**Exercise prompt:**
Go through the listing below and state how many of its lines include "following". Write only that number.

**Data for this exercise:**
'''
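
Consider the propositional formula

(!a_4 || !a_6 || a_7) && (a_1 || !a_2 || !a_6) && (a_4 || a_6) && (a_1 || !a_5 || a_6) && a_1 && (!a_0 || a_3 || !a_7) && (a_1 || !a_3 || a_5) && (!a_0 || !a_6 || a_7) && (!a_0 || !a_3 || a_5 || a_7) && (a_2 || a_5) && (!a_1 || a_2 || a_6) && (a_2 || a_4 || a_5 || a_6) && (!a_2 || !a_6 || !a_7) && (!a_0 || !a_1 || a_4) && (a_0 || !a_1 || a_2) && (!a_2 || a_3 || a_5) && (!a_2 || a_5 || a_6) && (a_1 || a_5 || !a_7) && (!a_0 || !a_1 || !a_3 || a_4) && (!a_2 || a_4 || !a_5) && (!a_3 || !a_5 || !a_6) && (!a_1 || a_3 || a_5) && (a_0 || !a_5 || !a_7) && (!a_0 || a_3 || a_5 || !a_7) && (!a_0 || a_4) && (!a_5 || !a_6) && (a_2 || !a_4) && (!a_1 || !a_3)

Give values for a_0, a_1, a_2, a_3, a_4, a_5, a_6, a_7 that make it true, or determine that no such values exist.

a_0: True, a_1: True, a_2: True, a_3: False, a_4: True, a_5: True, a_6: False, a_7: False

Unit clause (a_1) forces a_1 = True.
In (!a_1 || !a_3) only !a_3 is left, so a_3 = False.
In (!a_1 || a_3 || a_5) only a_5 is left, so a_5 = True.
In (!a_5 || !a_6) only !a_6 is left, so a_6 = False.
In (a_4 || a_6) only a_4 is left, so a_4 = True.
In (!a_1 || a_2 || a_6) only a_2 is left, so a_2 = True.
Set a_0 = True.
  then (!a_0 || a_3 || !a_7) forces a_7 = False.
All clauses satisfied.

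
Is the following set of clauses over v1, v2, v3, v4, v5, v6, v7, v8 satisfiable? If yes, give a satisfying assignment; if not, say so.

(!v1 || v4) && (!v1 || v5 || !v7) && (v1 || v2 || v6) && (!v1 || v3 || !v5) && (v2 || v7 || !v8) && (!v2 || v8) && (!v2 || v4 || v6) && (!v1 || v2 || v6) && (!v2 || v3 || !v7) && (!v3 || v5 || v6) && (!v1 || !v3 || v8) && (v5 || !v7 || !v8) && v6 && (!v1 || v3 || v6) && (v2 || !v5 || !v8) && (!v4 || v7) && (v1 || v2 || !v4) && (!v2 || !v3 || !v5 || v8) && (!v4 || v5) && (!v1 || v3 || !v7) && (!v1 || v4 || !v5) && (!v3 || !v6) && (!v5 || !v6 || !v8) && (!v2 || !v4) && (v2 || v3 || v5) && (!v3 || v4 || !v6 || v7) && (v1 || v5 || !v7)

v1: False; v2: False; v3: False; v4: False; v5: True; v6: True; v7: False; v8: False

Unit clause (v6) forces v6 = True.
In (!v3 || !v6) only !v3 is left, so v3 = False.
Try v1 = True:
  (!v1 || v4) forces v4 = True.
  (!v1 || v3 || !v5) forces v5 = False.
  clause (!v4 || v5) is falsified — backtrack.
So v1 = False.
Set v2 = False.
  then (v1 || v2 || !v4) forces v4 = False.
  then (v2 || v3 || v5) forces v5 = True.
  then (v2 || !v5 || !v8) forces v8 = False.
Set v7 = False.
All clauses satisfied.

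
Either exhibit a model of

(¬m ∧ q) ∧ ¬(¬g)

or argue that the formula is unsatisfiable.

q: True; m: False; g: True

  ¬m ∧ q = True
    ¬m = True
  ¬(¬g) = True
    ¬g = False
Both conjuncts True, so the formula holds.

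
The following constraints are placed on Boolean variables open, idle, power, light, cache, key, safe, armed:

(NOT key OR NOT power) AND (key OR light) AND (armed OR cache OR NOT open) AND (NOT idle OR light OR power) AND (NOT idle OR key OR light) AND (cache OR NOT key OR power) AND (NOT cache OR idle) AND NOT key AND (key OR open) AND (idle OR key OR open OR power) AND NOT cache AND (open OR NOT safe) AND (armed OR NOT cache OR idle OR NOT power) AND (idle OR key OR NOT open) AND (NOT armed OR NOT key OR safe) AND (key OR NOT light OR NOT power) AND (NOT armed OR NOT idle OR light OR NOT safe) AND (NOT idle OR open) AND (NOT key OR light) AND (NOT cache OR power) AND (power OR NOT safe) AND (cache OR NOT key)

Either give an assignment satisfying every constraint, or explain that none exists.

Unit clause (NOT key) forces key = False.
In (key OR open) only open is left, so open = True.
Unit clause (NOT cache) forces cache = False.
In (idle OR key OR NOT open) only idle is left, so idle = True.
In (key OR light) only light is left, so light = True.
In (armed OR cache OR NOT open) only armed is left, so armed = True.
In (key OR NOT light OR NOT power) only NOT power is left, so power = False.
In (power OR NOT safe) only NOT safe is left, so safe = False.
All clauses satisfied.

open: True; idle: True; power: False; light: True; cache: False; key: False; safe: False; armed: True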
'''
**Answer section:**
2